* [Task prompt]
Each of the records below must be reproduced verbatim.

Stored items
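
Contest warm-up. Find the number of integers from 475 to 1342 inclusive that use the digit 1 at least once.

440

The integers in [475, 1342] that use the digit 1 at least once: 481, 491, 501, 510, 511, 512, …, 1341, 1342.
440 qualify.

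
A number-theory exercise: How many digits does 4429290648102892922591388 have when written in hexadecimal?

4429290648102892922591388 in base 16 is 3A9F053C0E5F5EBF5D89C, which has 21 digits.

21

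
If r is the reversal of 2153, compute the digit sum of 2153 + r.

22

Reversal of 2153 is 3512; 2153 + 3512 = 5665.
Digit sum of 5665: 5+6+6+5 = 22.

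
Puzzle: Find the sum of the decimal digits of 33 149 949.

42

3+3+1+4+9+9+4+9 = 42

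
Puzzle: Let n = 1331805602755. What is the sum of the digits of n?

46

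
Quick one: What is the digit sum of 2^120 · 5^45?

125

2^120 · 5^45 = 37778931862957161709568000000000000000000000000000000000000000000000
Sum of its 68 digits: 125.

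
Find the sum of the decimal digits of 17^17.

98

17^17 = 827240261886336764177
Sum of its 21 digits: 98.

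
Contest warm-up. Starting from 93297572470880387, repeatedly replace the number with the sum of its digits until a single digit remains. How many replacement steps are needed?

3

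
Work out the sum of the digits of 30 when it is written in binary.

4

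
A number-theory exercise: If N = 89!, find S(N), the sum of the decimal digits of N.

89! = 16507955160908461081216919262453619309839666236496541854913520707833171034378509739399912570787600662729080382999756800000000000000000000
Sum of its 137 digits: 549.

549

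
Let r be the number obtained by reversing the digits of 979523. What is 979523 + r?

1305502

Reverse of 979523 is 325979.
979523 + 325979 = 1305502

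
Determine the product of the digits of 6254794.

6×2×5×4×7×9×4 = 60480

60480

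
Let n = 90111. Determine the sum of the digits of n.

12

9+0+1+1+1 = 12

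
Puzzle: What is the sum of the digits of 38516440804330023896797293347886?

150

3+8+5+1+6+4+4+0+8+0+4+3+3+0+0+2+3+8+9+6+7+9+7+2+9+3+3+4+7+8+8+6 = 150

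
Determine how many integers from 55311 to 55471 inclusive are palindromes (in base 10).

The integers in [55311, 55471] that are palindromes (in base 10): 55355, 55455.
2 qualify.

2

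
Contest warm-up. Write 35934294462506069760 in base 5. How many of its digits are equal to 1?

3

35934294462506069760 in base 5 is 4402414314320433203023213020.
The digit 1 appears 3 times.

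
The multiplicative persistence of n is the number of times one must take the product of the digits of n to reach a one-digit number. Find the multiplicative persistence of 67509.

67509 → 0 (1 step)

1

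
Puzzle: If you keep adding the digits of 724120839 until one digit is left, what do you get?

9

7+2+4+1+2+0+8+3+9 = 36
3+6 = 9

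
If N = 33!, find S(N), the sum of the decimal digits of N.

33! = 8683317618811886495518194401280000000
Sum of its 37 digits: 144.

144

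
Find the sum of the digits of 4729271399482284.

4+7+2+9+2+7+1+3+9+9+4+8+2+2+8+4 = 81

81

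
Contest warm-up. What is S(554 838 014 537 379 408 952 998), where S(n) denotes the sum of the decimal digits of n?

5+5+4+8+3+8+0+1+4+5+3+7+3+7+9+4+0+8+9+5+2+9+9+8 = 126

126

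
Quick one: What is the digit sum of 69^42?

360

69^42 = 170475436437825620930817601234267694881687829390282260281137596999800372275961
Sum of its 78 digits: 360.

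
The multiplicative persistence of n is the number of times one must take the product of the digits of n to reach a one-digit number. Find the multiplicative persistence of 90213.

90213 → 0 (1 step)

1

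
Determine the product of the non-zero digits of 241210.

2×4×1×2×1 = 16

16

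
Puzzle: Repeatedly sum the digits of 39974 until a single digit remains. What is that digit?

3+9+9+7+4 = 32
3+2 = 5
(Equivalently, 39974 mod 9 = 5.)

5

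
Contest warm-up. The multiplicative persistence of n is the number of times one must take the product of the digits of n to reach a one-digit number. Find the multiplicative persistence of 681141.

681141 → 192 → 18 → 8 (3 steps)

3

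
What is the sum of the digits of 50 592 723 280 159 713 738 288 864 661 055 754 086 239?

190

5+0+5+9+2+7+2+3+2+8+0+1+5+9+7+1+3+7+3+8+2+8+8+8+6+4+6+6+1+0+5+5+7+5+4+0+8+6+2+3+9 = 190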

* [Written response]
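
Contest warm-up. Find the number of integers from 475 to 1342 inclusive that use the digit 1 at least once.

440

The integers in [475, 1342] that use the digit 1 at least once: 481, 491, 501, 510, 511, 512, …, 1341, 1342.
440 qualify.

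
A number-theory exercise: How many digits does 4429290648102892922591388 have when written in hexadecimal?

4429290648102892922591388 in base 16 is 3A9F053C0E5F5EBF5D89C, which has 21 digits.

21

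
If r is the reversal of 2153, compute the digit sum of 2153 + r.

22

Reversal of 2153 is 3512; 2153 + 3512 = 5665.
Digit sum of 5665: 5+6+6+5 = 22.

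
Puzzle: Find the sum of the decimal digits of 33 149 949.

42

3+3+1+4+9+9+4+9 = 42

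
Puzzle: Let n = 1331805602755. What is the sum of the digits of n?

46

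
Quick one: What is the digit sum of 2^120 · 5^45?

125

2^120 · 5^45 = 37778931862957161709568000000000000000000000000000000000000000000000
Sum of its 68 digits: 125.

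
Find the sum of the decimal digits of 17^17.

98

17^17 = 827240261886336764177
Sum of its 21 digits: 98.

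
Contest warm-up. Starting from 93297572470880387, repeatedly replace the number with the sum of its digits until a single digit remains. How many replacement steps are needed?

3

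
Work out the sum of the digits of 30 when it is written in binary.

4

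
A number-theory exercise: If N = 89!, find S(N), the sum of the decimal digits of N.

89! = 16507955160908461081216919262453619309839666236496541854913520707833171034378509739399912570787600662729080382999756800000000000000000000
Sum of its 137 digits: 549.

549

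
Let r be the number obtained by reversing the digits of 979523. What is 979523 + r?

1305502

Reverse of 979523 is 325979.
979523 + 325979 = 1305502

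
Determine the product of the digits of 6254794.

6×2×5×4×7×9×4 = 60480

60480

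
Let n = 90111. Determine the sum of the digits of n.

12

9+0+1+1+1 = 12

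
Puzzle: What is the sum of the digits of 38516440804330023896797293347886?

150

3+8+5+1+6+4+4+0+8+0+4+3+3+0+0+2+3+8+9+6+7+9+7+2+9+3+3+4+7+8+8+6 = 150

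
Determine how many integers from 55311 to 55471 inclusive are palindromes (in base 10).

The integers in [55311, 55471] that are palindromes (in base 10): 55355, 55455.
2 qualify.

2

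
Contest warm-up. Write 35934294462506069760 in base 5. How many of its digits are equal to 1?

3

35934294462506069760 in base 5 is 4402414314320433203023213020.
The digit 1 appears 3 times.

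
The multiplicative persistence of n is the number of times one must take the product of the digits of n to reach a one-digit number. Find the multiplicative persistence of 67509.

67509 → 0 (1 step)

1

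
Puzzle: If you keep adding the digits of 724120839 until one digit is left, what do you get?

9

7+2+4+1+2+0+8+3+9 = 36
3+6 = 9

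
If N = 33!, find S(N), the sum of the decimal digits of N.

33! = 8683317618811886495518194401280000000
Sum of its 37 digits: 144.

144

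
Find the sum of the digits of 4729271399482284.

4+7+2+9+2+7+1+3+9+9+4+8+2+2+8+4 = 81

81

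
Contest warm-up. What is S(554 838 014 537 379 408 952 998), where S(n) denotes the sum of the decimal digits of n?

5+5+4+8+3+8+0+1+4+5+3+7+3+7+9+4+0+8+9+5+2+9+9+8 = 126

126

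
Quick one: What is the digit sum of 69^42?

360

69^42 = 170475436437825620930817601234267694881687829390282260281137596999800372275961
Sum of its 78 digits: 360.

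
The multiplicative persistence of n is the number of times one must take the product of the digits of n to reach a one-digit number. Find the multiplicative persistence of 90213.

90213 → 0 (1 step)

1

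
Determine the product of the non-zero digits of 241210.

2×4×1×2×1 = 16

16

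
Puzzle: Repeatedly sum the digits of 39974 until a single digit remains. What is that digit?

3+9+9+7+4 = 32
3+2 = 5
(Equivalently, 39974 mod 9 = 5.)

5

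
Contest warm-up. The multiplicative persistence of n is the number of times one must take the product of the digits of n to reach a one-digit number. Find the multiplicative persistence of 681141.

681141 → 192 → 18 → 8 (3 steps)

3

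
What is the sum of the digits of 50 592 723 280 159 713 738 288 864 661 055 754 086 239?

190

5+0+5+9+2+7+2+3+2+8+0+1+5+9+7+1+3+7+3+8+2+8+8+8+6+4+6+6+1+0+5+5+7+5+4+0+8+6+2+3+9 = 190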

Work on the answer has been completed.